**Records for the exercise:**
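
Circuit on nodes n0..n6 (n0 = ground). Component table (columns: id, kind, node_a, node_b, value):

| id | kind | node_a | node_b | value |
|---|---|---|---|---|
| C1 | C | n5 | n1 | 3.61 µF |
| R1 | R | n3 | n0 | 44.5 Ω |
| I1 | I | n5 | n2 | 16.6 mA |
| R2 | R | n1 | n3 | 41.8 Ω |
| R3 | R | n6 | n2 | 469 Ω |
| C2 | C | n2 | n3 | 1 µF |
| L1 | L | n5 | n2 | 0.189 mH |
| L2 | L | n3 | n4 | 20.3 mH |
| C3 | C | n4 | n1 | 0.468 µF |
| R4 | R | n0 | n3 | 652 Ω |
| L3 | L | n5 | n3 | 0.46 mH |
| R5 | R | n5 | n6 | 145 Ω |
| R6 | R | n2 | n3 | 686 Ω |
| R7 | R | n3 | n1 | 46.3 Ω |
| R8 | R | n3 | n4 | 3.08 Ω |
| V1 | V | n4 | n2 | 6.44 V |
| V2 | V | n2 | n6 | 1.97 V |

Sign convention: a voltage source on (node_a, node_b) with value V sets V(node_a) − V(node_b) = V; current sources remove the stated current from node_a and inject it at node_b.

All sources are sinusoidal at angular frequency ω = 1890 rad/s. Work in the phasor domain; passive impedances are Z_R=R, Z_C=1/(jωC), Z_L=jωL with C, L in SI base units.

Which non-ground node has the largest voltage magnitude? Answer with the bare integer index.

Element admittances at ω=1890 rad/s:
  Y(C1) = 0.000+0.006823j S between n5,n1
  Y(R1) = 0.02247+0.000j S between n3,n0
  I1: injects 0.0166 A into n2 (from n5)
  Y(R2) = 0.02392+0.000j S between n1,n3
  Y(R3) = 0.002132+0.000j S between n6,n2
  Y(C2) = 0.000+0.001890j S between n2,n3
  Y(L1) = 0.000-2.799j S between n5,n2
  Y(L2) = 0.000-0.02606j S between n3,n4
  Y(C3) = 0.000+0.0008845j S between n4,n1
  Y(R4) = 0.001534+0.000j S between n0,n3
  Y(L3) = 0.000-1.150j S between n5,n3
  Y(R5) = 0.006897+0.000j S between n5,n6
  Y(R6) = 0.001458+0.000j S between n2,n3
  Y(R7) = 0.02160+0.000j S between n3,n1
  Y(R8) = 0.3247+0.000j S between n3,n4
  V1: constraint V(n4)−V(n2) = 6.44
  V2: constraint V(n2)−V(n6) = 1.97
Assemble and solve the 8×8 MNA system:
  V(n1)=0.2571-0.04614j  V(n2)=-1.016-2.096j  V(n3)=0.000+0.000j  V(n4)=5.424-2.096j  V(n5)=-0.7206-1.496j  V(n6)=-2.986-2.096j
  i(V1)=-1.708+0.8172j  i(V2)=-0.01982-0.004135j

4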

--

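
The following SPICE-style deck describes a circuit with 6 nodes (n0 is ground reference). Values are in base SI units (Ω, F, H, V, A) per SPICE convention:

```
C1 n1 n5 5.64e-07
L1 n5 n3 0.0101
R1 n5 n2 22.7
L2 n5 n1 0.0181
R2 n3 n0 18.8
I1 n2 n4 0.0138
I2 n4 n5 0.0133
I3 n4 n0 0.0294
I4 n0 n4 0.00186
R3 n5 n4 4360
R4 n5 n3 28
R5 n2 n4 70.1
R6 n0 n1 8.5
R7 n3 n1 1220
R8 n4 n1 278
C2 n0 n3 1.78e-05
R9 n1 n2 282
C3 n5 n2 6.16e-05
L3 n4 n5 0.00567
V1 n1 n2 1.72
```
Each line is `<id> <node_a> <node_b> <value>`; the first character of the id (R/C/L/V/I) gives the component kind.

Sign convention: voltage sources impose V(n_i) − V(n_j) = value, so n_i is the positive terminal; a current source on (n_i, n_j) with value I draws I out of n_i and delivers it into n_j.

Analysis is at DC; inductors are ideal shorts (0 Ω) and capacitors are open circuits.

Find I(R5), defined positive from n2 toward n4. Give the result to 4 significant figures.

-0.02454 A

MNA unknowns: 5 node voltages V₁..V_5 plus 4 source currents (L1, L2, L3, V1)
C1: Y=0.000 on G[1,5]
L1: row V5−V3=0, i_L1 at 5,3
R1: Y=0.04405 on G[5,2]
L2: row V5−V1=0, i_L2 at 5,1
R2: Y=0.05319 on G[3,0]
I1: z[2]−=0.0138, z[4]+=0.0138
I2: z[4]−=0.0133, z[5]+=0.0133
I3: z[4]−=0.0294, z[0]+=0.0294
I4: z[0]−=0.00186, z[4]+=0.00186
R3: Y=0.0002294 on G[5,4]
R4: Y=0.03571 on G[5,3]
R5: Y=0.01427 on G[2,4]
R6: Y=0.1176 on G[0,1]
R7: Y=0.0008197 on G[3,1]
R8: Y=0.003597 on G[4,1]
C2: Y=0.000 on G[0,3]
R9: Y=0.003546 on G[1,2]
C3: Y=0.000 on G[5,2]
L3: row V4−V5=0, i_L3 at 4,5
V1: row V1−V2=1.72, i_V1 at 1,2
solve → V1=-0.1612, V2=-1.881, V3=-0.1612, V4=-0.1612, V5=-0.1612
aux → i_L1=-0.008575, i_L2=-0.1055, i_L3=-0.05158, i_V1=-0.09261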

**Task directions:**
Restate word for word only the lines above from the line containing "Circuit on nodes" to the line containing "n6 | 1.97 V |", both of them included.

**Your response:**
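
Circuit on nodes n0..n6 (n0 = ground). Component table (columns: id, kind, node_a, node_b, value):

| id | kind | node_a | node_b | value |
|---|---|---|---|---|
| C1 | C | n5 | n1 | 3.61 µF |
| R1 | R | n3 | n0 | 44.5 Ω |
| I1 | I | n5 | n2 | 16.6 mA |
| R2 | R | n1 | n3 | 41.8 Ω |
| R3 | R | n6 | n2 | 469 Ω |
| C2 | C | n2 | n3 | 1 µF |
| L1 | L | n5 | n2 | 0.189 mH |
| L2 | L | n3 | n4 | 20.3 mH |
| C3 | C | n4 | n1 | 0.468 µF |
| R4 | R | n0 | n3 | 652 Ω |
| L3 | L | n5 | n3 | 0.46 mH |
| R5 | R | n5 | n6 | 145 Ω |
| R6 | R | n2 | n3 | 686 Ω |
| R7 | R | n3 | n1 | 46.3 Ω |
| R8 | R | n3 | n4 | 3.08 Ω |
| V1 | V | n4 | n2 | 6.44 V |
| V2 | V | n2 | n6 | 1.97 V |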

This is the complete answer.